> **ACTIVITY**: In the listing below, please print the line that contains "For a Seifert" and every line that follows it, exactly.

> **DATA UNDER STUDY**:
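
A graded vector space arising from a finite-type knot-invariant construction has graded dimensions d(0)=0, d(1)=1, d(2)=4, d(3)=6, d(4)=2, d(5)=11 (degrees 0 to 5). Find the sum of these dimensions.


Total dimension = d(0) + d(1) + ... + d(5)
= 0 + 1 + 4 + 6 + 2 + 11
= 24

24


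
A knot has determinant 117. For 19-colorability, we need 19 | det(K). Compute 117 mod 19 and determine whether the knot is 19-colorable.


Step 1: A knot is p-colorable if and only if p divides its determinant.
Step 2: Compute 117 mod 19.
117 = 6 * 19 + 3
Step 3: 117 mod 19 = 3
Step 4: The knot is 19-colorable: no

3


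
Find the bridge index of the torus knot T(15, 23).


The bridge number of T(p,q) is min(p,q).
min(15, 23) = 15

15


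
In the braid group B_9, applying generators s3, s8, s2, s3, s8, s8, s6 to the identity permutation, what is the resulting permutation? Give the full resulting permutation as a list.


Starting with identity [1, 2, 3, 4, 5, 6, 7, 8, 9].
Apply generators in sequence:
  After s3: [1, 2, 4, 3, 5, 6, 7, 8, 9]
  After s8: [1, 2, 4, 3, 5, 6, 7, 9, 8]
  After s2: [1, 4, 2, 3, 5, 6, 7, 9, 8]
  After s3: [1, 4, 3, 2, 5, 6, 7, 9, 8]
  After s8: [1, 4, 3, 2, 5, 6, 7, 8, 9]
  After s8: [1, 4, 3, 2, 5, 6, 7, 9, 8]
  After s6: [1, 4, 3, 2, 5, 7, 6, 9, 8]
Final permutation: [1, 4, 3, 2, 5, 7, 6, 9, 8]

[1, 4, 3, 2, 5, 7, 6, 9, 8]


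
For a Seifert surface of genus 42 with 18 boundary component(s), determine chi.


chi = 2 - 2g - b
= 2 - 2*42 - 18
= 2 - 84 - 18 = -100

-100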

> **OUTPUT OF THE EXERCISE**:
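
For a Seifert surface of genus 42 with 18 boundary component(s), determine chi.


chi = 2 - 2g - b
= 2 - 2*42 - 18
= 2 - 84 - 18 = -100

-100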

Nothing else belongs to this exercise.